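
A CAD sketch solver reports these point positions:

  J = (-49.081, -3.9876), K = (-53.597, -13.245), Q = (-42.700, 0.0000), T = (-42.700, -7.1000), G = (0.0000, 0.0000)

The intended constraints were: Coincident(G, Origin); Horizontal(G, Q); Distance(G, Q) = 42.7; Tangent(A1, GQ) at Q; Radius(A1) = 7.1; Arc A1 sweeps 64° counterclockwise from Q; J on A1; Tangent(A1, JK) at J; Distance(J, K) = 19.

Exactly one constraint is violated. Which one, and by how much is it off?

Distance(J, K) = 19 — off by 8.70.

G = (0.00, 0.00) ✓; G.y = 0.00, Q.y = 0.00 ✓; |GQ| = 42.70 ✓; ∠(TQ, QG) = 90.00° ✓; |TQ| = 7.100 ✓; bearing(T→J) − bearing(T→Q) = 64.00° ✓; |TJ| = 7.100 ✓; ∠(TJ, JK) = 90.00° ✓; |JK| = 10.30 ✗.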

> [WORK REQUIRED]: Restate the whole listing word for word so that no line differs from the original.

> [EXERCISE RESPONSE]:
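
A CAD sketch solver reports these point positions:

  J = (-49.081, -3.9876), K = (-53.597, -13.245), Q = (-42.700, 0.0000), T = (-42.700, -7.1000), G = (0.0000, 0.0000)

The intended constraints were: Coincident(G, Origin); Horizontal(G, Q); Distance(G, Q) = 42.7; Tangent(A1, GQ) at Q; Radius(A1) = 7.1; Arc A1 sweeps 64° counterclockwise from Q; J on A1; Tangent(A1, JK) at J; Distance(J, K) = 19.

Exactly one constraint is violated. Which one, and by how much is it off?

Distance(J, K) = 19 — off by 8.70.

G = (0.00, 0.00) ✓; G.y = 0.00, Q.y = 0.00 ✓; |GQ| = 42.70 ✓; ∠(TQ, QG) = 90.00° ✓; |TQ| = 7.100 ✓; bearing(T→J) − bearing(T→Q) = 64.00° ✓; |TJ| = 7.100 ✓; ∠(TJ, JK) = 90.00° ✓; |JK| = 10.30 ✗.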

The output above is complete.